(Items from a dataset)

= = = = =

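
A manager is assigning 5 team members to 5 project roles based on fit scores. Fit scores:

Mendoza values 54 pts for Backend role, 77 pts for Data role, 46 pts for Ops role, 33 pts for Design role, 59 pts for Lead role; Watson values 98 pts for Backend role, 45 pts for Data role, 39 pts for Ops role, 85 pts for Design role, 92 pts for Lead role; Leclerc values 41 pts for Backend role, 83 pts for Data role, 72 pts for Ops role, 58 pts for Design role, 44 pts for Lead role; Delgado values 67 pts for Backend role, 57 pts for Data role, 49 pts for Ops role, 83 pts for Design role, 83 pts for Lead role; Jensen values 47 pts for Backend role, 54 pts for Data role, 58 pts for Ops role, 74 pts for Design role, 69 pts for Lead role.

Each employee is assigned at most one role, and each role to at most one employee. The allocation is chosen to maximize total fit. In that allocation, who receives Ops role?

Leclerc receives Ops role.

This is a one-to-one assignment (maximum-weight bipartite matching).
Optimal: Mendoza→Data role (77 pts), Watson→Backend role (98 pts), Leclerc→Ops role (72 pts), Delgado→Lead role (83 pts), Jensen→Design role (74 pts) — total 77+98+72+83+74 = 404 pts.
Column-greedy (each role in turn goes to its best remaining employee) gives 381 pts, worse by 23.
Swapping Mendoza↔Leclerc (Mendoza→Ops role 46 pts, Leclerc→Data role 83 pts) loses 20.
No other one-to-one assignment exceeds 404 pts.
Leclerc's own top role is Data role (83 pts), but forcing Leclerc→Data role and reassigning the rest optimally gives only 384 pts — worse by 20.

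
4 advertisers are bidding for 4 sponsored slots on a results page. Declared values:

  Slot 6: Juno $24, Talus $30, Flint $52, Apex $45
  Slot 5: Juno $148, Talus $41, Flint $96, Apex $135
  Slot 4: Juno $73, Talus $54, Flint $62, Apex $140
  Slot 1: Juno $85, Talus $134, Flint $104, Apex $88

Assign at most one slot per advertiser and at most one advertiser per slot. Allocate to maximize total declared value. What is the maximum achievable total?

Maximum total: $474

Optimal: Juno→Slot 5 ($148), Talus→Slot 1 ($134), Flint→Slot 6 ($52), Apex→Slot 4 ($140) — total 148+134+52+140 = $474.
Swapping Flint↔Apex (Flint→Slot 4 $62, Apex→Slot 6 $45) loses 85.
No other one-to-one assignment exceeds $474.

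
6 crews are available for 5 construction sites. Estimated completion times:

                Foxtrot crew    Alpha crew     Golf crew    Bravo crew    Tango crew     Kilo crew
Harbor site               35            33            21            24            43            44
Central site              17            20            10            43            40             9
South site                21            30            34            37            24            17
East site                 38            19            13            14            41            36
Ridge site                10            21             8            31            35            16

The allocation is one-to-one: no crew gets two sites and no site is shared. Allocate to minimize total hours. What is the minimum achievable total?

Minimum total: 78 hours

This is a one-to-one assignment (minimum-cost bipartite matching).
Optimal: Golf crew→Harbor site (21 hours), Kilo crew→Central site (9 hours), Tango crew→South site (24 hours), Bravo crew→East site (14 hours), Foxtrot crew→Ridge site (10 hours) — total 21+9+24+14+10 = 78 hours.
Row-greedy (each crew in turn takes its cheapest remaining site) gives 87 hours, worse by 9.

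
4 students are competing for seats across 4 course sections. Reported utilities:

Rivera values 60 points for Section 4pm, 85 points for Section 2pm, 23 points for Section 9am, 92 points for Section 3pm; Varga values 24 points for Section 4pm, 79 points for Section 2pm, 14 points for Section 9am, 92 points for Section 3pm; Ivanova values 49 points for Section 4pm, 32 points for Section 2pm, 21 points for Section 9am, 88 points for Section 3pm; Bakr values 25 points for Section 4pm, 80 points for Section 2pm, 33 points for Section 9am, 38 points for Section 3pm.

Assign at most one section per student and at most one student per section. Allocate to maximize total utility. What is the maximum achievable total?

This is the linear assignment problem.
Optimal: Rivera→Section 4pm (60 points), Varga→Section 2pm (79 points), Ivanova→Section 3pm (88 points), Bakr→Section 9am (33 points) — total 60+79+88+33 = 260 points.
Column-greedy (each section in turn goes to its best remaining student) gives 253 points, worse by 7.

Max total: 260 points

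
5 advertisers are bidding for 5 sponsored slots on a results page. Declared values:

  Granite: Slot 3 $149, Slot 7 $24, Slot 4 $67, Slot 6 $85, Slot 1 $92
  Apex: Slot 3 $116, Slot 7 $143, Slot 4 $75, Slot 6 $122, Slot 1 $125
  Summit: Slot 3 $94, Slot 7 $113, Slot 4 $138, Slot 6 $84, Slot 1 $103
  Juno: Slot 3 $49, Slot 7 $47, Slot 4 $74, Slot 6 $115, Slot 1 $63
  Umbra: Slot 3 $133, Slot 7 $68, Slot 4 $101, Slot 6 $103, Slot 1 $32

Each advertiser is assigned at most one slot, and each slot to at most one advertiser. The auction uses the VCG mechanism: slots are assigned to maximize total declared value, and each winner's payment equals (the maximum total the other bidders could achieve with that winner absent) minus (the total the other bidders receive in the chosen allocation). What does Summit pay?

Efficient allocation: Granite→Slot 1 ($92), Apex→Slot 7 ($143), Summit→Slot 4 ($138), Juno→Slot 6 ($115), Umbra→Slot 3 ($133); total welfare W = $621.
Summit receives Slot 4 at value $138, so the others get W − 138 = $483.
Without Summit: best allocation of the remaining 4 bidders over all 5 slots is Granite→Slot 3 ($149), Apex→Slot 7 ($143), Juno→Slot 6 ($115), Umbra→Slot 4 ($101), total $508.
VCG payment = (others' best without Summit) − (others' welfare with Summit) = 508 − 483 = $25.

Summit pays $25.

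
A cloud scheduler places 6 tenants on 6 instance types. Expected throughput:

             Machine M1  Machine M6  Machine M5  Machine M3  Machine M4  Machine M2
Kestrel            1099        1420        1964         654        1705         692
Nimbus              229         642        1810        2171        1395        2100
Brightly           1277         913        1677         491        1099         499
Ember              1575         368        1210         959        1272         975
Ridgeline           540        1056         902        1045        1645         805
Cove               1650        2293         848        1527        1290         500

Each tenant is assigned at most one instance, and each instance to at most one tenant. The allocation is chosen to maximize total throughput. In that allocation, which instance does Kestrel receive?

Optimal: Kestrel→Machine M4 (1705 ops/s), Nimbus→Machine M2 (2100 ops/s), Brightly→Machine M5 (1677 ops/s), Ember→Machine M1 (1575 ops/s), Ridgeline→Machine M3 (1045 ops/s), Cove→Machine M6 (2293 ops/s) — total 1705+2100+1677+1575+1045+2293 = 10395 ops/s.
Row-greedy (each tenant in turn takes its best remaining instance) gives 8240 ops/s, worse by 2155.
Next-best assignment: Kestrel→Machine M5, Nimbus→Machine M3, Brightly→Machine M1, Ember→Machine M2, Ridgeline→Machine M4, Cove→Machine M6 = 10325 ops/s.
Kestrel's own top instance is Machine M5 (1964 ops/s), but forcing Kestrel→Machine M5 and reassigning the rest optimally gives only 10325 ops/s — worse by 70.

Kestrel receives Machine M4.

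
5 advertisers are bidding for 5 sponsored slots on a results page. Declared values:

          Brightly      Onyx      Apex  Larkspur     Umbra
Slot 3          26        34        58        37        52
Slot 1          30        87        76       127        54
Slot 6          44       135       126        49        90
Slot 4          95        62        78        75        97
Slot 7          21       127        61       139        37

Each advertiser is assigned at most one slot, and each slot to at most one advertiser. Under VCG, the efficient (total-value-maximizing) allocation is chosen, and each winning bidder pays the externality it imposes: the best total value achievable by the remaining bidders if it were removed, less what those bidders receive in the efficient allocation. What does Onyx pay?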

= = = = =

• TASK BRIEF: Write the data out again in full and exactly.

• TASK OUTPUT:
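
A manager is assigning 5 team members to 5 project roles based on fit scores. Fit scores:

Mendoza values 54 pts for Backend role, 77 pts for Data role, 46 pts for Ops role, 33 pts for Design role, 59 pts for Lead role; Watson values 98 pts for Backend role, 45 pts for Data role, 39 pts for Ops role, 85 pts for Design role, 92 pts for Lead role; Leclerc values 41 pts for Backend role, 83 pts for Data role, 72 pts for Ops role, 58 pts for Design role, 44 pts for Lead role; Delgado values 67 pts for Backend role, 57 pts for Data role, 49 pts for Ops role, 83 pts for Design role, 83 pts for Lead role; Jensen values 47 pts for Backend role, 54 pts for Data role, 58 pts for Ops role, 74 pts for Design role, 69 pts for Lead role.

Each employee is assigned at most one role, and each role to at most one employee. The allocation is chosen to maximize total fit. In that allocation, who receives Ops role?

Leclerc receives Ops role.

This is a one-to-one assignment (maximum-weight bipartite matching).
Optimal: Mendoza→Data role (77 pts), Watson→Backend role (98 pts), Leclerc→Ops role (72 pts), Delgado→Lead role (83 pts), Jensen→Design role (74 pts) — total 77+98+72+83+74 = 404 pts.
Column-greedy (each role in turn goes to its best remaining employee) gives 381 pts, worse by 23.
Swapping Mendoza↔Leclerc (Mendoza→Ops role 46 pts, Leclerc→Data role 83 pts) loses 20.
No other one-to-one assignment exceeds 404 pts.
Leclerc's own top role is Data role (83 pts), but forcing Leclerc→Data role and reassigning the rest optimally gives only 384 pts — worse by 20.

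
4 advertisers are bidding for 4 sponsored slots on a results page. Declared values:

  Slot 6: Juno $24, Talus $30, Flint $52, Apex $45
  Slot 5: Juno $148, Talus $41, Flint $96, Apex $135
  Slot 4: Juno $73, Talus $54, Flint $62, Apex $140
  Slot 1: Juno $85, Talus $134, Flint $104, Apex $88

Assign at most one slot per advertiser and at most one advertiser per slot. Allocate to maximize total declared value. What is the maximum achievable total?

Maximum total: $474

Optimal: Juno→Slot 5 ($148), Talus→Slot 1 ($134), Flint→Slot 6 ($52), Apex→Slot 4 ($140) — total 148+134+52+140 = $474.
Swapping Flint↔Apex (Flint→Slot 4 $62, Apex→Slot 6 $45) loses 85.
No other one-to-one assignment exceeds $474.

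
6 crews are available for 5 construction sites. Estimated completion times:

                Foxtrot crew    Alpha crew     Golf crew    Bravo crew    Tango crew     Kilo crew
Harbor site               35            33            21            24            43            44
Central site              17            20            10            43            40             9
South site                21            30            34            37            24            17
East site                 38            19            13            14            41            36
Ridge site                10            21             8            31            35            16

The allocation is one-to-one: no crew gets two sites and no site is shared. Allocate to minimize total hours. What is the minimum achievable total?

Minimum total: 78 hours

This is a one-to-one assignment (minimum-cost bipartite matching).
Optimal: Golf crew→Harbor site (21 hours), Kilo crew→Central site (9 hours), Tango crew→South site (24 hours), Bravo crew→East site (14 hours), Foxtrot crew→Ridge site (10 hours) — total 21+9+24+14+10 = 78 hours.
Row-greedy (each crew in turn takes its cheapest remaining site) gives 87 hours, worse by 9.

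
4 students are competing for seats across 4 course sections. Reported utilities:

Rivera values 60 points for Section 4pm, 85 points for Section 2pm, 23 points for Section 9am, 92 points for Section 3pm; Varga values 24 points for Section 4pm, 79 points for Section 2pm, 14 points for Section 9am, 92 points for Section 3pm; Ivanova values 49 points for Section 4pm, 32 points for Section 2pm, 21 points for Section 9am, 88 points for Section 3pm; Bakr values 25 points for Section 4pm, 80 points for Section 2pm, 33 points for Section 9am, 38 points for Section 3pm.

Assign at most one section per student and at most one student per section. Allocate to maximize total utility. What is the maximum achievable total?

This is the linear assignment problem.
Optimal: Rivera→Section 4pm (60 points), Varga→Section 2pm (79 points), Ivanova→Section 3pm (88 points), Bakr→Section 9am (33 points) — total 60+79+88+33 = 260 points.
Column-greedy (each section in turn goes to its best remaining student) gives 253 points, worse by 7.

Max total: 260 points

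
5 advertisers are bidding for 5 sponsored slots on a results page. Declared values:

  Granite: Slot 3 $149, Slot 7 $24, Slot 4 $67, Slot 6 $85, Slot 1 $92
  Apex: Slot 3 $116, Slot 7 $143, Slot 4 $75, Slot 6 $122, Slot 1 $125
  Summit: Slot 3 $94, Slot 7 $113, Slot 4 $138, Slot 6 $84, Slot 1 $103
  Juno: Slot 3 $49, Slot 7 $47, Slot 4 $74, Slot 6 $115, Slot 1 $63
  Umbra: Slot 3 $133, Slot 7 $68, Slot 4 $101, Slot 6 $103, Slot 1 $32

Each advertiser is assigned at most one slot, and each slot to at most one advertiser. The auction uses the VCG mechanism: slots are assigned to maximize total declared value, and each winner's payment equals (the maximum total the other bidders could achieve with that winner absent) minus (the total the other bidders receive in the chosen allocation). What does Summit pay?

Efficient allocation: Granite→Slot 1 ($92), Apex→Slot 7 ($143), Summit→Slot 4 ($138), Juno→Slot 6 ($115), Umbra→Slot 3 ($133); total welfare W = $621.
Summit receives Slot 4 at value $138, so the others get W − 138 = $483.
Without Summit: best allocation of the remaining 4 bidders over all 5 slots is Granite→Slot 3 ($149), Apex→Slot 7 ($143), Juno→Slot 6 ($115), Umbra→Slot 4 ($101), total $508.
VCG payment = (others' best without Summit) − (others' welfare with Summit) = 508 − 483 = $25.

Summit pays $25.

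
A cloud scheduler places 6 tenants on 6 instance types. Expected throughput:

             Machine M1  Machine M6  Machine M5  Machine M3  Machine M4  Machine M2
Kestrel            1099        1420        1964         654        1705         692
Nimbus              229         642        1810        2171        1395        2100
Brightly           1277         913        1677         491        1099         499
Ember              1575         368        1210         959        1272         975
Ridgeline           540        1056         902        1045        1645         805
Cove               1650        2293         848        1527        1290         500

Each tenant is assigned at most one instance, and each instance to at most one tenant. The allocation is chosen to maximize total throughput. In that allocation, which instance does Kestrel receive?

Optimal: Kestrel→Machine M4 (1705 ops/s), Nimbus→Machine M2 (2100 ops/s), Brightly→Machine M5 (1677 ops/s), Ember→Machine M1 (1575 ops/s), Ridgeline→Machine M3 (1045 ops/s), Cove→Machine M6 (2293 ops/s) — total 1705+2100+1677+1575+1045+2293 = 10395 ops/s.
Row-greedy (each tenant in turn takes its best remaining instance) gives 8240 ops/s, worse by 2155.
Next-best assignment: Kestrel→Machine M5, Nimbus→Machine M3, Brightly→Machine M1, Ember→Machine M2, Ridgeline→Machine M4, Cove→Machine M6 = 10325 ops/s.
Kestrel's own top instance is Machine M5 (1964 ops/s), but forcing Kestrel→Machine M5 and reassigning the rest optimally gives only 10325 ops/s — worse by 70.

Kestrel receives Machine M4.

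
5 advertisers are bidding for 5 sponsored slots on a results page. Declared values:

          Brightly      Onyx      Apex  Larkspur     Umbra
Slot 3          26        34        58        37        52
Slot 1          30        87        76       127        54
Slot 6          44       135       126        49        90
Slot 4          95        62        78        75        97
Slot 7          21       127        61       139        37

Each advertiser is assigned at most one slot, and each slot to at most one advertiser. Under VCG, the efficient (total-value-maximizing) allocation is chosen, and each winning bidder pays the externality it imposes: the best total value achievable by the remaining bidders if it were removed, less what those bidders receive in the efficient allocation. What does Onyx pay?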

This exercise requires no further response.